▶ [DATA RECORDS]
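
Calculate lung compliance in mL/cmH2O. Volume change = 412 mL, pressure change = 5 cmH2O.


C = dV / dP
C = 412 / 5
C = 82.4 mL/cmH2O


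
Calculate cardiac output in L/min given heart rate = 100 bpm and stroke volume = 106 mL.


CO = HR * SV
CO = 100 * 106 / 1000
CO = 10.6 L/min


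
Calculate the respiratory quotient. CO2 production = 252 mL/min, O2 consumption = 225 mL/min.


RQ = VCO2 / VO2
RQ = 252 / 225
RQ = 1.12


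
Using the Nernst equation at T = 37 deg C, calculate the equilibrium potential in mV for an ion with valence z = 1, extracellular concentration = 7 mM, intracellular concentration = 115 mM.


E = (RT/(zF)) * ln(C_out/C_in)
T = 37 + 273.15 = 310.15 K
E = (8.314 * 310.15 / (1 * 96485)) * ln(7/115)
E = -74.8 mV


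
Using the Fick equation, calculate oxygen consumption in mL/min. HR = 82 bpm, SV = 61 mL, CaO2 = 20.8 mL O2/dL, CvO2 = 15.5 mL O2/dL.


CO = HR*SV = 82*61/1000 = 5.002 L/min
a-v O2 diff = 20.8 - 15.5 = 5.3 mL/dL
VO2 = CO * (CaO2-CvO2) * 10 dL/L
VO2 = 5.002 * 5.3 * 10
VO2 = 265.1 mL/min


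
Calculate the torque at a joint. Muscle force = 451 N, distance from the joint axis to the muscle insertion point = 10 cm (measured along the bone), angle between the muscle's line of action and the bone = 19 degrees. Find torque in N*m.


Torque = F * d * sin(theta)   (moment arm = d*sin(theta))
d = 10 cm = 0.1 m
Torque = 451 * 0.1 * sin(19)
Torque = 14.68 N*m


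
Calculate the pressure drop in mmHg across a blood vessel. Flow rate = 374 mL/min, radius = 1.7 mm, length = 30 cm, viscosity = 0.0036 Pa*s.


dP = 8*mu*L*Q / (pi*r^4)
Q = 374 mL/min = 6.23333e-06 m^3/s
dP = 2052.52 Pa = 2052.52 / 133.322 mmHg = 15.4 mmHg


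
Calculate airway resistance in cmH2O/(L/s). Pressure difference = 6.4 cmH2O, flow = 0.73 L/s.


R = dP / flow
R = 6.4 / 0.73
R = 8.767 cmH2O/(L/s)


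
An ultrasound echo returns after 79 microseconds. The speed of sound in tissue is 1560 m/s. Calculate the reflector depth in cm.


depth = c * t / 2
t = 79 us = 7.9000e-05 s
depth = 1560 * 7.9000e-05 / 2
depth = 0.06162 m = 6.162 cm


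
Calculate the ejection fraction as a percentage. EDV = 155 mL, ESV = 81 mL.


SV = EDV - ESV = 155 - 81 = 74 mL
EF = SV/EDV * 100 = 74/155 * 100
EF = 47.74%


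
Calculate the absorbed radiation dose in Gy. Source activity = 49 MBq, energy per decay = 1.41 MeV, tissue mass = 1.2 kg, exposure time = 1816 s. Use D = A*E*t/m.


A = 49 MBq = 4.9000e+07 Bq
E = 1.41 MeV = 2.25882e-13 J
D = A*E*t/m = 4.9000e+07*2.25882e-13*1816/1.2
D = 0.01675 Gy


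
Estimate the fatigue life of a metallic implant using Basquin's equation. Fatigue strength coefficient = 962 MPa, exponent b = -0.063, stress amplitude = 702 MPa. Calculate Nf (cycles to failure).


sigma_a = sigma_f' * (2Nf)^b
2Nf = (sigma_a/sigma_f')^(1/b)
2Nf = (702/962)^(1/-0.063)
2Nf = 148.60421
Nf = 74.3


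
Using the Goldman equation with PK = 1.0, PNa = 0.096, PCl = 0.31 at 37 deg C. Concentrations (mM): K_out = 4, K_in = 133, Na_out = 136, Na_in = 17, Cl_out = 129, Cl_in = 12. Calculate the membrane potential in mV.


Vm = (RT/F)*ln((PK*Ko + PNa*Nao + PCl*Cli)/(PK*Ki + PNa*Nai + PCl*Clo))
Numer = 20.776, Denom = 174.622
Vm = -56.89 mV


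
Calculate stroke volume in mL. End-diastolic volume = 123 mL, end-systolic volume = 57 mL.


SV = EDV - ESV
SV = 123 - 57
SV = 66 mL


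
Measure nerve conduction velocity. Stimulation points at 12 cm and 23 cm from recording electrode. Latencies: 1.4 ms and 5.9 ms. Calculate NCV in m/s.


Distance = (23 - 12) / 100 = 0.11 m
dt = (5.9 - 1.4) / 1000 = 0.0045 s
NCV = dist / dt = 24.44 m/s


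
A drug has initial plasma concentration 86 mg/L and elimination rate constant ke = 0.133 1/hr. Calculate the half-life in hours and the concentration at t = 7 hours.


t_half = ln(2) / ke = 0.693147 / 0.133 = 5.212 hr
C(t) = C0 * exp(-ke*t) = 86 * exp(-0.133*7)
C(7) = 33.9 mg/L


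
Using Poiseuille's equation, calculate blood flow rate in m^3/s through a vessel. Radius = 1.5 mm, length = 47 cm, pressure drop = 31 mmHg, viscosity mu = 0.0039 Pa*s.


Q = pi*r^4*dP / (8*mu*L)
r = 0.0015 m, L = 0.47 m
dP = 31 mmHg = 4132.982 Pa
Q = 4.4826e-06 m^3/s


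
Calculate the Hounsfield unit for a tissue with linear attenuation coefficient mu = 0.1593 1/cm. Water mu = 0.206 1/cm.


HU = ((mu_tissue - mu_water) / mu_water) * 1000
HU = ((0.1593 - 0.206) / 0.206) * 1000
HU = -226.7


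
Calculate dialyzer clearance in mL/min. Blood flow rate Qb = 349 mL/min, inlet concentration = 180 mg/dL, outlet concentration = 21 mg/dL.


K = Qb * (Cb_in - Cb_out) / Cb_in
K = 349 * (180 - 21) / 180
K = 308.3 mL/min


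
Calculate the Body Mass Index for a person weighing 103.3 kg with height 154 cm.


BMI = weight / height^2
height = 154 cm = 1.54 m
BMI = 103.3 / 1.54^2
BMI = 43.56 kg/m^2


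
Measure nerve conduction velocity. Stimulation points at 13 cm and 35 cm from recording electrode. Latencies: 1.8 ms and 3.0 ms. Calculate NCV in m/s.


Distance = (35 - 13) / 100 = 0.22 m
dt = (3.0 - 1.8) / 1000 = 0.0012 s
NCV = dist / dt = 183.3 m/s


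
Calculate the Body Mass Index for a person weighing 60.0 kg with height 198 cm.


BMI = weight / height^2
height = 198 cm = 1.98 m
BMI = 60.0 / 1.98^2
BMI = 15.3 kg/m^2


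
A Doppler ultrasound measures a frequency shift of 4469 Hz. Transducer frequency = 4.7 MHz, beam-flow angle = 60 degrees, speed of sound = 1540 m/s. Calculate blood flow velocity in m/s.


v = fd * c / (2 * f0 * cos(theta))
v = 4469 * 1540 / (2 * 4.7000e+06 * cos(60))
v = 1.464 m/s


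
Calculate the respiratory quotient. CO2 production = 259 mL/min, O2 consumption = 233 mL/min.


RQ = VCO2 / VO2
RQ = 259 / 233
RQ = 1.112


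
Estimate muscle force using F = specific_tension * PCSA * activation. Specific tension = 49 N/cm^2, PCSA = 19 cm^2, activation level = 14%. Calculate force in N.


F = sigma * PCSA * activation
F = 49 * 19 * 0.14
F = 130.3 N


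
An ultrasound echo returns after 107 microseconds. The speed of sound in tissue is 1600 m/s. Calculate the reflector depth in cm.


depth = c * t / 2
t = 107 us = 1.0700e-04 s
depth = 1600 * 1.0700e-04 / 2
depth = 0.0856 m = 8.56 cm


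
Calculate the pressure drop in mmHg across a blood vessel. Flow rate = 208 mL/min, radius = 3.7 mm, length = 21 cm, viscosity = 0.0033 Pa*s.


dP = 8*mu*L*Q / (pi*r^4)
Q = 208 mL/min = 3.46667e-06 m^3/s
dP = 32.6422 Pa = 32.6422 / 133.322 mmHg = 0.2448 mmHg


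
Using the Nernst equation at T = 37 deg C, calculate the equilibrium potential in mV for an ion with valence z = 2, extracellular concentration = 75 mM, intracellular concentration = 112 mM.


E = (RT/(zF)) * ln(C_out/C_in)
T = 37 + 273.15 = 310.15 K
E = (8.314 * 310.15 / (2 * 96485)) * ln(75/112)
E = -5.359 mV


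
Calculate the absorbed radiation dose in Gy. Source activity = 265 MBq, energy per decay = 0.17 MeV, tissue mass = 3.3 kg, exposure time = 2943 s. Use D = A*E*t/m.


A = 265 MBq = 2.6500e+08 Bq
E = 0.17 MeV = 2.7234e-14 J
D = A*E*t/m = 2.6500e+08*2.7234e-14*2943/3.3
D = 0.006436 Gy


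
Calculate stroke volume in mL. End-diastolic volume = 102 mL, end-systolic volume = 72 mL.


SV = EDV - ESV
SV = 102 - 72
SV = 30 mL


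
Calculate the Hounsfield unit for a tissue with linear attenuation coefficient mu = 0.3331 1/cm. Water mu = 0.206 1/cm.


HU = ((mu_tissue - mu_water) / mu_water) * 1000
HU = ((0.3331 - 0.206) / 0.206) * 1000
HU = 617


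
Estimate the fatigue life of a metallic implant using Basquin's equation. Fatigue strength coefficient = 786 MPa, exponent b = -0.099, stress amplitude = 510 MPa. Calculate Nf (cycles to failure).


sigma_a = sigma_f' * (2Nf)^b
2Nf = (sigma_a/sigma_f')^(1/b)
2Nf = (510/786)^(1/-0.099)
2Nf = 78.976646
Nf = 39.49


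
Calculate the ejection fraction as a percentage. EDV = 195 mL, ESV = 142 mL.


SV = EDV - ESV = 195 - 142 = 53 mL
EF = SV/EDV * 100 = 53/195 * 100
EF = 27.18%


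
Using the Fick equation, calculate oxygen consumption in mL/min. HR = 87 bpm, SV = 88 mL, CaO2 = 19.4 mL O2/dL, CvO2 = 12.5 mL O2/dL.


CO = HR*SV = 87*88/1000 = 7.656 L/min
a-v O2 diff = 19.4 - 12.5 = 6.9 mL/dL
VO2 = CO * (CaO2-CvO2) * 10 dL/L
VO2 = 7.656 * 6.9 * 10
VO2 = 528.3 mL/min


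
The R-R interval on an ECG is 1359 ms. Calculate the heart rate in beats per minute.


HR = 60 / RR_interval(s)
RR = 1359 ms = 1.359 s
HR = 60 / 1.359 = 44.15 bpm


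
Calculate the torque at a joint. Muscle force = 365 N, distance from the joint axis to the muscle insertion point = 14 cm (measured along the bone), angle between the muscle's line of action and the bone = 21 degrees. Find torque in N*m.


Torque = F * d * sin(theta)   (moment arm = d*sin(theta))
d = 14 cm = 0.14 m
Torque = 365 * 0.14 * sin(21)
Torque = 18.31 N*m


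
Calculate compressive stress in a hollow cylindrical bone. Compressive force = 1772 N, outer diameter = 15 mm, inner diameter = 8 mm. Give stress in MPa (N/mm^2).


A = pi*(r_o^2 - r_i^2)
r_o = 7.5 mm, r_i = 4 mm
A = 126.449 mm^2
sigma = F/A = 1772 / 126.449
sigma = 14.01 MPa


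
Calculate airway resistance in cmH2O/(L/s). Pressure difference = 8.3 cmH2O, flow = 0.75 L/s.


R = dP / flow
R = 8.3 / 0.75
R = 11.07 cmH2O/(L/s)


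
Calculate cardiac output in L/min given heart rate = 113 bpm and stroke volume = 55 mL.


CO = HR * SV
CO = 113 * 55 / 1000
CO = 6.215 L/min


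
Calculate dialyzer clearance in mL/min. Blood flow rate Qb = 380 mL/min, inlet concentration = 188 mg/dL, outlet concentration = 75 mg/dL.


K = Qb * (Cb_in - Cb_out) / Cb_in
K = 380 * (188 - 75) / 188
K = 228.4 mL/min


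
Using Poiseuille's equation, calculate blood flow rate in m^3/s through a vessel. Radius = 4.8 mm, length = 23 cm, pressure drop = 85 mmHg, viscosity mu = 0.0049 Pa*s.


Q = pi*r^4*dP / (8*mu*L)
r = 0.0048 m, L = 0.23 m
dP = 85 mmHg = 11332.37 Pa
Q = 0.002096 m^3/s


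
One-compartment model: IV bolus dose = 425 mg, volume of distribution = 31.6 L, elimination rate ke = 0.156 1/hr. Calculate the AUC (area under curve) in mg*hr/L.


C0 = Dose/Vd = 425/31.6 = 13.4494 mg/L
AUC = C0/ke = 13.4494/0.156
AUC = 86.21 mg*hr/L


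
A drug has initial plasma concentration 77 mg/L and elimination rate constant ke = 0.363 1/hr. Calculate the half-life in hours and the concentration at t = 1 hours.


t_half = ln(2) / ke = 0.693147 / 0.363 = 1.909 hr
C(t) = C0 * exp(-ke*t) = 77 * exp(-0.363*1)
C(1) = 53.56 mg/L


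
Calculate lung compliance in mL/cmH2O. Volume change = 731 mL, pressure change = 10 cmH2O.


C = dV / dP
C = 731 / 10
C = 73.1 mL/cmH2O


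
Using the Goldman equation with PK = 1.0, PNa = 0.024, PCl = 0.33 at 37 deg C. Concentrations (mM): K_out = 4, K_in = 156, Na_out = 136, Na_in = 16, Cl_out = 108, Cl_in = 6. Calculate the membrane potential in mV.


Vm = (RT/F)*ln((PK*Ko + PNa*Nao + PCl*Cli)/(PK*Ki + PNa*Nai + PCl*Clo))
Numer = 9.244, Denom = 192.024
Vm = -81.07 mV


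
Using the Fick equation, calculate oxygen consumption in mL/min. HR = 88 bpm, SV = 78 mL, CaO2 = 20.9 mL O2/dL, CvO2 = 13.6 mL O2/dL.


CO = HR*SV = 88*78/1000 = 6.864 L/min
a-v O2 diff = 20.9 - 13.6 = 7.3 mL/dL
VO2 = CO * (CaO2-CvO2) * 10 dL/L
VO2 = 6.864 * 7.3 * 10
VO2 = 501.1 mL/min


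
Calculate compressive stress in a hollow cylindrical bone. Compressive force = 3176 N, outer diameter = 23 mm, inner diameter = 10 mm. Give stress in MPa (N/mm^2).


A = pi*(r_o^2 - r_i^2)
r_o = 11.5 mm, r_i = 5 mm
A = 336.936 mm^2
sigma = F/A = 3176 / 336.936
sigma = 9.426 MPa


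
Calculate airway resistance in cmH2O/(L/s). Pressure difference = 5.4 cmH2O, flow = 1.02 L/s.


R = dP / flow
R = 5.4 / 1.02
R = 5.294 cmH2O/(L/s)


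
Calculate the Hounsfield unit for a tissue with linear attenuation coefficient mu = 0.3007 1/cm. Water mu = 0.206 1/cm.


HU = ((mu_tissue - mu_water) / mu_water) * 1000
HU = ((0.3007 - 0.206) / 0.206) * 1000
HU = 459.7


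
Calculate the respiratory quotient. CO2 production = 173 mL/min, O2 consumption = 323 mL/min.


RQ = VCO2 / VO2
RQ = 173 / 323
RQ = 0.5356


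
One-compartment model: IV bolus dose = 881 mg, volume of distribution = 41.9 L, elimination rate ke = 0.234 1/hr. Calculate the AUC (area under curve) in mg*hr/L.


C0 = Dose/Vd = 881/41.9 = 21.0263 mg/L
AUC = C0/ke = 21.0263/0.234
AUC = 89.86 mg*hr/L


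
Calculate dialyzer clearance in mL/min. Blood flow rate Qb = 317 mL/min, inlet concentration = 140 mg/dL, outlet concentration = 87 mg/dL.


K = Qb * (Cb_in - Cb_out) / Cb_in
K = 317 * (140 - 87) / 140
K = 120 mL/min


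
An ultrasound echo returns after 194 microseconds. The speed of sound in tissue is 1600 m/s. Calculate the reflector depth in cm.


depth = c * t / 2
t = 194 us = 1.9400e-04 s
depth = 1600 * 1.9400e-04 / 2
depth = 0.1552 m = 15.52 cm


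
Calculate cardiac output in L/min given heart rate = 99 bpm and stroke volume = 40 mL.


CO = HR * SV
CO = 99 * 40 / 1000
CO = 3.96 L/min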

▶ [INSTRUCTIONS FOR THE TASK] The lines from the one containing "One-compartment model: IV bolus dose = 881" through the final line of the entries above are to be printed exactly, with nothing added.

▶ [ANSWER TO THIS EXERCISE]
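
One-compartment model: IV bolus dose = 881 mg, volume of distribution = 41.9 L, elimination rate ke = 0.234 1/hr. Calculate the AUC (area under curve) in mg*hr/L.


C0 = Dose/Vd = 881/41.9 = 21.0263 mg/L
AUC = C0/ke = 21.0263/0.234
AUC = 89.86 mg*hr/L


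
Calculate dialyzer clearance in mL/min. Blood flow rate Qb = 317 mL/min, inlet concentration = 140 mg/dL, outlet concentration = 87 mg/dL.


K = Qb * (Cb_in - Cb_out) / Cb_in
K = 317 * (140 - 87) / 140
K = 120 mL/min


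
An ultrasound echo returns after 194 microseconds. The speed of sound in tissue is 1600 m/s. Calculate the reflector depth in cm.


depth = c * t / 2
t = 194 us = 1.9400e-04 s
depth = 1600 * 1.9400e-04 / 2
depth = 0.1552 m = 15.52 cm


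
Calculate cardiac output in L/min given heart rate = 99 bpm and stroke volume = 40 mL.


CO = HR * SV
CO = 99 * 40 / 1000
CO = 3.96 L/min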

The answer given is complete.